Collected data:
##########
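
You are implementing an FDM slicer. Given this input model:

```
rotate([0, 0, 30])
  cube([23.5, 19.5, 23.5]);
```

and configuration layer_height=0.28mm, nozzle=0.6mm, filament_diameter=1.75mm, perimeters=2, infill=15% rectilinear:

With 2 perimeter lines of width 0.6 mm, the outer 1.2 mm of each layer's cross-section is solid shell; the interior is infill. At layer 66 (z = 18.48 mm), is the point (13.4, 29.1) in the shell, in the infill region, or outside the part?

At z = 18.48 mm: the cube (footprint 23.5×19.5) is included at this height; (rotated 30° about Z; rotation is an isometry so areas/perimeters/island counts are preserved). Overall, the cross-section is a single solid region. Undo the 30° rotation: the query point maps to (26.155, 18.501) in the un-rotated model frame. The nearest boundary edge runs (23.50, 0.00)→(23.50, 19.50); distance from the point to it = 2.65 mm. The point is not inside any of the regions above, so it lies outside the cross-section (2.65 mm from the nearest boundary).

outside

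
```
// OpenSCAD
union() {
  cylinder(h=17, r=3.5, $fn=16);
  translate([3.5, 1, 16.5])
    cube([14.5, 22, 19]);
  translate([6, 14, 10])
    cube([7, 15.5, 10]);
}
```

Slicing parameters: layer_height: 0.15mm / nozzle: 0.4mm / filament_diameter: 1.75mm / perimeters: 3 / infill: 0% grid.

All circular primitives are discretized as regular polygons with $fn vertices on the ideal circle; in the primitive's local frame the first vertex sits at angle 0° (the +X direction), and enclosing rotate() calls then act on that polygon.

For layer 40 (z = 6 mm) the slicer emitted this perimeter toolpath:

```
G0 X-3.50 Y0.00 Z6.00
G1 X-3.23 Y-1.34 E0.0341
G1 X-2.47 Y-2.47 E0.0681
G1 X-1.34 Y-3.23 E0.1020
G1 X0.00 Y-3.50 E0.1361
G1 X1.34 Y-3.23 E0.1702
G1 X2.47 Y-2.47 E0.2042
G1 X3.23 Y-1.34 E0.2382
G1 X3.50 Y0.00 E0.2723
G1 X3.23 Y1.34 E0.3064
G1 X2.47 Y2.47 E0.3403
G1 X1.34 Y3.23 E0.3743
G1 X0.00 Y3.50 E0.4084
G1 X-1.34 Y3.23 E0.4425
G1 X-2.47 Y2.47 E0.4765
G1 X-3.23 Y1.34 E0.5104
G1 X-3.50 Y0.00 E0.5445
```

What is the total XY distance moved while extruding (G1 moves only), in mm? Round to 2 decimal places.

Sum the Euclidean lengths of each G1 segment: total = 21.83 mm.

21.83 mm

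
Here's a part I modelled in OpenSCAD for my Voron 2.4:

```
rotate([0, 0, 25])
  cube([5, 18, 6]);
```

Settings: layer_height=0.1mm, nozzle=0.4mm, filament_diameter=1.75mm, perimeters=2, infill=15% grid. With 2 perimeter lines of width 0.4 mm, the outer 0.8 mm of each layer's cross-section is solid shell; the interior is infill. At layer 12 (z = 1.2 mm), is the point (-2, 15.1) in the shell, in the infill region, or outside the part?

shell

At z = 1.2 mm: the 5×18 cube contributes its full rectangle; (rotated 25° about Z; rotation is an isometry so areas/perimeters/island counts are preserved). Overall, the cross-section is a single solid region. Undo the 25° rotation: the query point maps to (4.569, 14.530) in the un-rotated model frame. The nearest boundary edge runs (5.00, 0.00)→(5.00, 18.00); distance from the point to it = 0.43 mm. The point is inside the cross-section, 0.43 mm from the nearest boundary — within the 0.8 mm shell band (2 × 0.4).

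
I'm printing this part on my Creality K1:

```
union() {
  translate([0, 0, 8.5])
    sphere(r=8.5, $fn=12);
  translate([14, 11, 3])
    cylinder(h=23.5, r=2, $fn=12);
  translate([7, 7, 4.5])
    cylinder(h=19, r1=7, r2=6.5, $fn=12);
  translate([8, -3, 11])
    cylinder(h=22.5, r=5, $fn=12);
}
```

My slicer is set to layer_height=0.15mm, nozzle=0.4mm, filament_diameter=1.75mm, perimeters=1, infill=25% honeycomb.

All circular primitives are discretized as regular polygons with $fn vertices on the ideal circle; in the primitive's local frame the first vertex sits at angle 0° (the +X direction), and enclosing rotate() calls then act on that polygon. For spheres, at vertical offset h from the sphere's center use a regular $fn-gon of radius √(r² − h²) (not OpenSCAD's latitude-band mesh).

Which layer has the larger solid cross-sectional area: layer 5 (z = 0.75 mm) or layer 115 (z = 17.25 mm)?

Layer 5 (z = 0.75): the sphere: section is a regular 12-gon, circumradius = √(r²−h²) = √(8.5²−7.75²) = 3.491 (area = (12/2)·3.491²·sin(360°/12) = 36.56 mm²); the cylinder at (14, 11) does not reach this height (z outside [3, 26.5]); the cone at (7, 7) is not intersected at this z (z outside [4.5, 23.5]); the cylinder at (8, -3) is not intersected at this z (z outside [11, 33.5]); Taking the union: only the r=8.5 sphere is present, so the union is just that shape — area = 36.56 mm². So its area = 36.56 mm². Layer 115 (z = 17.25): the sphere is not intersected at this z (|z−center|=8.750 > r=8.5); the cylinder at (14, 11): section is a regular 12-gon, circumradius r=2 (area = (12/2)·2.000²·sin(360°/12) = 12.00 mm²); the cone at (7, 7) (r1=7→r2=6.5) has section circumradius 6.664 here — a regular 12-gon (area = (12/2)·6.664²·sin(360°/12) = 133.25 mm²); the r=5 cylinder at (8, -3) contributes a regular 12-gon of circumradius 5 (area = (12/2)·5.000²·sin(360°/12) = 75.00 mm²); Merging all regions: the regions partially overlap — summed areas 220.25 mm² minus the doubly-counted overlap 5.51 mm² gives 214.74 mm² — area = 214.74 mm². So its area = 214.74 mm². Layer 115 is larger (214.74 vs 36.56 mm²).

layer 115 (z = 17.25 mm)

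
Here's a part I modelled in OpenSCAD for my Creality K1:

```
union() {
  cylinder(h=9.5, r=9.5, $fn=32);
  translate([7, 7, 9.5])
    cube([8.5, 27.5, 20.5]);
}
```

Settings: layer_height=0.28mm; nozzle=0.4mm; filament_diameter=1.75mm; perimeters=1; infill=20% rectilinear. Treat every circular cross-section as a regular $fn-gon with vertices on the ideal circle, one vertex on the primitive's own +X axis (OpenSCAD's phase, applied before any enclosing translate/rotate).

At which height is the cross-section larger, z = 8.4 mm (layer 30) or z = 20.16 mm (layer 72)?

Layer 30 (z = 8.4): the r=9.5 cylinder gives a regular 32-gon of circumradius 9.5 (constant along its height) (area = (32/2)·9.500²·sin(360°/32) = 281.71 mm²); the cube at (7, 7) is not intersected at this z (z outside [9.5, 30]); Combining (union): only the r=9.5 cylinder is present, so the union is just that shape — area = 281.71 mm². So its area = 281.71 mm². Layer 72 (z = 20.16): the cylinder is not intersected at this z (z outside [0, 9.5]); the cube at (7, 7) is present — its section is the full 8.5×27.5 rectangle (area 233.75 mm²); Merging all regions: only the 8.5×27.5 cube at (7, 7) is present, so the union is just that shape — area = 233.75 mm². So its area = 233.75 mm². Layer 30 is larger (281.71 vs 233.75 mm²).

layer 30 (z = 8.4 mm)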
##########
**EXERCISE PROMPT**
Restating every entry above word for word is the whole task.

**EXPECTED ANSWER**
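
You are implementing an FDM slicer. Given this input model:

```
rotate([0, 0, 30])
  cube([23.5, 19.5, 23.5]);
```

and configuration layer_height=0.28mm, nozzle=0.6mm, filament_diameter=1.75mm, perimeters=2, infill=15% rectilinear:

With 2 perimeter lines of width 0.6 mm, the outer 1.2 mm of each layer's cross-section is solid shell; the interior is infill. At layer 66 (z = 18.48 mm), is the point (13.4, 29.1) in the shell, in the infill region, or outside the part?

At z = 18.48 mm: the cube (footprint 23.5×19.5) is included at this height; (rotated 30° about Z; rotation is an isometry so areas/perimeters/island counts are preserved). Overall, the cross-section is a single solid region. Undo the 30° rotation: the query point maps to (26.155, 18.501) in the un-rotated model frame. The nearest boundary edge runs (23.50, 0.00)→(23.50, 19.50); distance from the point to it = 2.65 mm. The point is not inside any of the regions above, so it lies outside the cross-section (2.65 mm from the nearest boundary).

outside

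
```
// OpenSCAD
union() {
  cylinder(h=17, r=3.5, $fn=16);
  translate([3.5, 1, 16.5])
    cube([14.5, 22, 19]);
  translate([6, 14, 10])
    cube([7, 15.5, 10]);
}
```

Slicing parameters: layer_height: 0.15mm / nozzle: 0.4mm / filament_diameter: 1.75mm / perimeters: 3 / infill: 0% grid.

All circular primitives are discretized as regular polygons with $fn vertices on the ideal circle; in the primitive's local frame the first vertex sits at angle 0° (the +X direction), and enclosing rotate() calls then act on that polygon.

For layer 40 (z = 6 mm) the slicer emitted this perimeter toolpath:

```
G0 X-3.50 Y0.00 Z6.00
G1 X-3.23 Y-1.34 E0.0341
G1 X-2.47 Y-2.47 E0.0681
G1 X-1.34 Y-3.23 E0.1020
G1 X0.00 Y-3.50 E0.1361
G1 X1.34 Y-3.23 E0.1702
G1 X2.47 Y-2.47 E0.2042
G1 X3.23 Y-1.34 E0.2382
G1 X3.50 Y0.00 E0.2723
G1 X3.23 Y1.34 E0.3064
G1 X2.47 Y2.47 E0.3403
G1 X1.34 Y3.23 E0.3743
G1 X0.00 Y3.50 E0.4084
G1 X-1.34 Y3.23 E0.4425
G1 X-2.47 Y2.47 E0.4765
G1 X-3.23 Y1.34 E0.5104
G1 X-3.50 Y0.00 E0.5445
```

What is the total XY distance moved while extruding (G1 moves only), in mm? Round to 2 decimal places.

Sum the Euclidean lengths of each G1 segment: total = 21.83 mm.

21.83 mm

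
Here's a part I modelled in OpenSCAD for my Voron 2.4:

```
rotate([0, 0, 25])
  cube([5, 18, 6]);
```

Settings: layer_height=0.1mm, nozzle=0.4mm, filament_diameter=1.75mm, perimeters=2, infill=15% grid. With 2 perimeter lines of width 0.4 mm, the outer 0.8 mm of each layer's cross-section is solid shell; the interior is infill. At layer 12 (z = 1.2 mm), is the point (-2, 15.1) in the shell, in the infill region, or outside the part?

shell

At z = 1.2 mm: the 5×18 cube contributes its full rectangle; (rotated 25° about Z; rotation is an isometry so areas/perimeters/island counts are preserved). Overall, the cross-section is a single solid region. Undo the 25° rotation: the query point maps to (4.569, 14.530) in the un-rotated model frame. The nearest boundary edge runs (5.00, 0.00)→(5.00, 18.00); distance from the point to it = 0.43 mm. The point is inside the cross-section, 0.43 mm from the nearest boundary — within the 0.8 mm shell band (2 × 0.4).

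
I'm printing this part on my Creality K1:

```
union() {
  translate([0, 0, 8.5])
    sphere(r=8.5, $fn=12);
  translate([14, 11, 3])
    cylinder(h=23.5, r=2, $fn=12);
  translate([7, 7, 4.5])
    cylinder(h=19, r1=7, r2=6.5, $fn=12);
  translate([8, -3, 11])
    cylinder(h=22.5, r=5, $fn=12);
}
```

My slicer is set to layer_height=0.15mm, nozzle=0.4mm, filament_diameter=1.75mm, perimeters=1, infill=25% honeycomb.

All circular primitives are discretized as regular polygons with $fn vertices on the ideal circle; in the primitive's local frame the first vertex sits at angle 0° (the +X direction), and enclosing rotate() calls then act on that polygon. For spheres, at vertical offset h from the sphere's center use a regular $fn-gon of radius √(r² − h²) (not OpenSCAD's latitude-band mesh).

Which layer has the larger solid cross-sectional area: layer 5 (z = 0.75 mm) or layer 115 (z = 17.25 mm)?

Layer 5 (z = 0.75): the sphere: section is a regular 12-gon, circumradius = √(r²−h²) = √(8.5²−7.75²) = 3.491 (area = (12/2)·3.491²·sin(360°/12) = 36.56 mm²); the cylinder at (14, 11) does not reach this height (z outside [3, 26.5]); the cone at (7, 7) is not intersected at this z (z outside [4.5, 23.5]); the cylinder at (8, -3) is not intersected at this z (z outside [11, 33.5]); Taking the union: only the r=8.5 sphere is present, so the union is just that shape — area = 36.56 mm². So its area = 36.56 mm². Layer 115 (z = 17.25): the sphere is not intersected at this z (|z−center|=8.750 > r=8.5); the cylinder at (14, 11): section is a regular 12-gon, circumradius r=2 (area = (12/2)·2.000²·sin(360°/12) = 12.00 mm²); the cone at (7, 7) (r1=7→r2=6.5) has section circumradius 6.664 here — a regular 12-gon (area = (12/2)·6.664²·sin(360°/12) = 133.25 mm²); the r=5 cylinder at (8, -3) contributes a regular 12-gon of circumradius 5 (area = (12/2)·5.000²·sin(360°/12) = 75.00 mm²); Merging all regions: the regions partially overlap — summed areas 220.25 mm² minus the doubly-counted overlap 5.51 mm² gives 214.74 mm² — area = 214.74 mm². So its area = 214.74 mm². Layer 115 is larger (214.74 vs 36.56 mm²).

layer 115 (z = 17.25 mm)

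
Here's a part I modelled in OpenSCAD for my Creality K1:

```
union() {
  cylinder(h=9.5, r=9.5, $fn=32);
  translate([7, 7, 9.5])
    cube([8.5, 27.5, 20.5]);
}
```

Settings: layer_height=0.28mm; nozzle=0.4mm; filament_diameter=1.75mm; perimeters=1; infill=20% rectilinear. Treat every circular cross-section as a regular $fn-gon with vertices on the ideal circle, one vertex on the primitive's own +X axis (OpenSCAD's phase, applied before any enclosing translate/rotate).

At which height is the cross-section larger, z = 8.4 mm (layer 30) or z = 20.16 mm (layer 72)?

Layer 30 (z = 8.4): the r=9.5 cylinder gives a regular 32-gon of circumradius 9.5 (constant along its height) (area = (32/2)·9.500²·sin(360°/32) = 281.71 mm²); the cube at (7, 7) is not intersected at this z (z outside [9.5, 30]); Combining (union): only the r=9.5 cylinder is present, so the union is just that shape — area = 281.71 mm². So its area = 281.71 mm². Layer 72 (z = 20.16): the cylinder is not intersected at this z (z outside [0, 9.5]); the cube at (7, 7) is present — its section is the full 8.5×27.5 rectangle (area 233.75 mm²); Merging all regions: only the 8.5×27.5 cube at (7, 7) is present, so the union is just that shape — area = 233.75 mm². So its area = 233.75 mm². Layer 30 is larger (281.71 vs 233.75 mm²).

layer 30 (z = 8.4 mm)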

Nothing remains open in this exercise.